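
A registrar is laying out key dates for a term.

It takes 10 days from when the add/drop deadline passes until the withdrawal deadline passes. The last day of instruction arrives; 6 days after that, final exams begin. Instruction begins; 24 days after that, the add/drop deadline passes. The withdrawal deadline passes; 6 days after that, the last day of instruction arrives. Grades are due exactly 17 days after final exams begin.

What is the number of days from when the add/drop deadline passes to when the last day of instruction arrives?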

..............................

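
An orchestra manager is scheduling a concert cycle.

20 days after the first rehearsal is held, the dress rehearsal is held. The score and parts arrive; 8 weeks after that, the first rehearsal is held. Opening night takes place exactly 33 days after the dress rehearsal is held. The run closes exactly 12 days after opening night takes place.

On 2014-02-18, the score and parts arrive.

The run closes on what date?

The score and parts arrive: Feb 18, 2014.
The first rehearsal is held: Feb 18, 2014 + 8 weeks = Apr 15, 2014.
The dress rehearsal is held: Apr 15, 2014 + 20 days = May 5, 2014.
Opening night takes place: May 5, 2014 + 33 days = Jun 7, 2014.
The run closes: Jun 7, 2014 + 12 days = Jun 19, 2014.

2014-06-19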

..............................

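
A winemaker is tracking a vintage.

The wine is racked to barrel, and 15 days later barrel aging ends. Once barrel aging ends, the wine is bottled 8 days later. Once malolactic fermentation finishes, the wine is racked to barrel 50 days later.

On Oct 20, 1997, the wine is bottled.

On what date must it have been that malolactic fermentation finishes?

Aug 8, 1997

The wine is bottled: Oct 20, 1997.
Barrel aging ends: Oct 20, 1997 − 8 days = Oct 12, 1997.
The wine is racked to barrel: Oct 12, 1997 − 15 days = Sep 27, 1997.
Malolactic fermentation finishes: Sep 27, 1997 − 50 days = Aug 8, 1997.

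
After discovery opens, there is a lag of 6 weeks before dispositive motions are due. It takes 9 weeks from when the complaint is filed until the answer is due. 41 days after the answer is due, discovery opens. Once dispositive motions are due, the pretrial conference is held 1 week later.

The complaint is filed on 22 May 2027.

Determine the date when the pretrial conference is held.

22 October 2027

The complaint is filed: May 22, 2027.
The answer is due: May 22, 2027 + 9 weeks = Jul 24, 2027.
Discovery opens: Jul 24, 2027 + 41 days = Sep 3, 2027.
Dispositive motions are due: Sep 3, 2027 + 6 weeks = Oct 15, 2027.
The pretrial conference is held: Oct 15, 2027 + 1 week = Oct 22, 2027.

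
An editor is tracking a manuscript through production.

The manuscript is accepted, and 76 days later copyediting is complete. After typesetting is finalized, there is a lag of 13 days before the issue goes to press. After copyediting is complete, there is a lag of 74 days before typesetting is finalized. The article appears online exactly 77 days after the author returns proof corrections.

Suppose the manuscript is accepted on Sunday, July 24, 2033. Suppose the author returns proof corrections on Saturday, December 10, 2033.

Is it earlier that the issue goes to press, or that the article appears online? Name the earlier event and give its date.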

..............................

*PROBLEM DESCRIPTION*
From the records above, retype only the lines starting at the line that contains "Suppose the manuscript" and ending at the line that contains "Is it earlier", both included.

*OUTPUT*
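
Suppose the manuscript is accepted on Sunday, July 24, 2033. Suppose the author returns proof corrections on Saturday, December 10, 2033.

Is it earlier that the issue goes to press, or that the article appears online? Name the earlier event and give its date.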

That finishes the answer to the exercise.